== Segment start ==

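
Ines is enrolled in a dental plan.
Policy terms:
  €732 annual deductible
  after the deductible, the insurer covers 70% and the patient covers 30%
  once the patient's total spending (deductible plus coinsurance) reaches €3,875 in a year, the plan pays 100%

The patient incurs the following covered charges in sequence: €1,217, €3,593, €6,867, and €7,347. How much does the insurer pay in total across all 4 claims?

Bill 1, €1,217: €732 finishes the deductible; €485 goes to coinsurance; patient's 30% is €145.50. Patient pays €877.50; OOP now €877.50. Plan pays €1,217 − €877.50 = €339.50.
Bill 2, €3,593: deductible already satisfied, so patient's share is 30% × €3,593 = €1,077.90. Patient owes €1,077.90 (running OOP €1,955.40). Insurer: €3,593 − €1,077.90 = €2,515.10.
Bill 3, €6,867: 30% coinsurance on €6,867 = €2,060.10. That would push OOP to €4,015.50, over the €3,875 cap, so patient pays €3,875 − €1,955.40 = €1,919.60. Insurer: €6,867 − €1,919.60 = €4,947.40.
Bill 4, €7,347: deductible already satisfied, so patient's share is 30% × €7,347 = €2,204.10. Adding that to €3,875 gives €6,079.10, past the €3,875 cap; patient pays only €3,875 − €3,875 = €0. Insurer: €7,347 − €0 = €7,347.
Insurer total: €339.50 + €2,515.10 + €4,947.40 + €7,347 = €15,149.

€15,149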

== Segment end ==

=== EXERCISE BRIEF ===
Repeat the material in full, exactly as it reads.

=== RESPONSE AREA ===
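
Ines is enrolled in a dental plan.
Policy terms:
  €732 annual deductible
  after the deductible, the insurer covers 70% and the patient covers 30%
  once the patient's total spending (deductible plus coinsurance) reaches €3,875 in a year, the plan pays 100%

The patient incurs the following covered charges in sequence: €1,217, €3,593, €6,867, and €7,347. How much does the insurer pay in total across all 4 claims?

Bill 1, €1,217: €732 finishes the deductible; €485 goes to coinsurance; patient's 30% is €145.50. Patient pays €877.50; OOP now €877.50. Plan pays €1,217 − €877.50 = €339.50.
Bill 2, €3,593: deductible already satisfied, so patient's share is 30% × €3,593 = €1,077.90. Patient owes €1,077.90 (running OOP €1,955.40). Insurer: €3,593 − €1,077.90 = €2,515.10.
Bill 3, €6,867: 30% coinsurance on €6,867 = €2,060.10. That would push OOP to €4,015.50, over the €3,875 cap, so patient pays €3,875 − €1,955.40 = €1,919.60. Insurer: €6,867 − €1,919.60 = €4,947.40.
Bill 4, €7,347: deductible already satisfied, so patient's share is 30% × €7,347 = €2,204.10. Adding that to €3,875 gives €6,079.10, past the €3,875 cap; patient pays only €3,875 − €3,875 = €0. Insurer: €7,347 − €0 = €7,347.
Insurer total: €339.50 + €2,515.10 + €4,947.40 + €7,347 = €15,149.

€15,149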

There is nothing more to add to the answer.